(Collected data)

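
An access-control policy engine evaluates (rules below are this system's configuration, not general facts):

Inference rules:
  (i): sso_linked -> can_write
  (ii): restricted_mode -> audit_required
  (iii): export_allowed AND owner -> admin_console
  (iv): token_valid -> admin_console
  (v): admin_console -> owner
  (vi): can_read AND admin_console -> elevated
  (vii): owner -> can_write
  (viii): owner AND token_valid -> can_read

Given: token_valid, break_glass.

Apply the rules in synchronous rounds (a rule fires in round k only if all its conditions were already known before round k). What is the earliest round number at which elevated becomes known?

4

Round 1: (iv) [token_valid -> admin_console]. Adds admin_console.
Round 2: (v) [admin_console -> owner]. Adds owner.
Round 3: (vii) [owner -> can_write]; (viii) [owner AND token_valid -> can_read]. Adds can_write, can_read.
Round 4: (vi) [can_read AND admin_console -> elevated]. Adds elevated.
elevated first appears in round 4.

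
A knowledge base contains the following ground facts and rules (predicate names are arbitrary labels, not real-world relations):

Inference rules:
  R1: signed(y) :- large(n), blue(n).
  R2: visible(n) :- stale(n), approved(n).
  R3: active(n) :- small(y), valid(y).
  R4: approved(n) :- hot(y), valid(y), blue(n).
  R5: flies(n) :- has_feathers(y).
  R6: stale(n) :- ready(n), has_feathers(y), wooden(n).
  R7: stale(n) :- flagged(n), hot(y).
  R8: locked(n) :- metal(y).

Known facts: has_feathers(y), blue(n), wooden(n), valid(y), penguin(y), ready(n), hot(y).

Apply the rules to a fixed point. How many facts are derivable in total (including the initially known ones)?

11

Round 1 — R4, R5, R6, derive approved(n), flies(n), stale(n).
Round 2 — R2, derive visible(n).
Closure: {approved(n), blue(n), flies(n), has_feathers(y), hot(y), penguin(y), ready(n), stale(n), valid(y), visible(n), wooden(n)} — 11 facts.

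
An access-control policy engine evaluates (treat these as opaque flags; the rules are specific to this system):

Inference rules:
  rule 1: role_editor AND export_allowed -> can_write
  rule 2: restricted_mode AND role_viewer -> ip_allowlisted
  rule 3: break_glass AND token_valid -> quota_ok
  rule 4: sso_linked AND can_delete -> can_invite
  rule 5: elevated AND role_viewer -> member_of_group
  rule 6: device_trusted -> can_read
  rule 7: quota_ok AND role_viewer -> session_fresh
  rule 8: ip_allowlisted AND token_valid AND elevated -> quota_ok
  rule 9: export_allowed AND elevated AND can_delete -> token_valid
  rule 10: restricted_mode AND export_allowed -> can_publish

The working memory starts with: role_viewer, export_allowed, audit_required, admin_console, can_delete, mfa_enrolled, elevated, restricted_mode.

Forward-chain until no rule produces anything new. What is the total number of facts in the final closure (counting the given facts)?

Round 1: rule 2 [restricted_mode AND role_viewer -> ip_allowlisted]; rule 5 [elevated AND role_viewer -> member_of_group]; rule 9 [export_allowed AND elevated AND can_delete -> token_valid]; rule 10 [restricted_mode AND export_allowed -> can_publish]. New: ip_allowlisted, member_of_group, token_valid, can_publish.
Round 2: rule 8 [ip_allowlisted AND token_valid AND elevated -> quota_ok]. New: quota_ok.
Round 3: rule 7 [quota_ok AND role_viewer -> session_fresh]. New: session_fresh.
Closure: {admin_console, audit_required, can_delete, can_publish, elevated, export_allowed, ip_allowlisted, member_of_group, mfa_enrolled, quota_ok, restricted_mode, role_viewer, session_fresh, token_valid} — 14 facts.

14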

Work instructions >>
Could you repeat exactly the lines above from the line with "(ii): restricted_mode -> audit_required" up to and including the line with "Given: token_valid, break_glass.", and only those?

Answer section >>
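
  (ii): restricted_mode -> audit_required
  (iii): export_allowed AND owner -> admin_console
  (iv): token_valid -> admin_console
  (v): admin_console -> owner
  (vi): can_read AND admin_console -> elevated
  (vii): owner -> can_write
  (viii): owner AND token_valid -> can_read

Given: token_valid, break_glass.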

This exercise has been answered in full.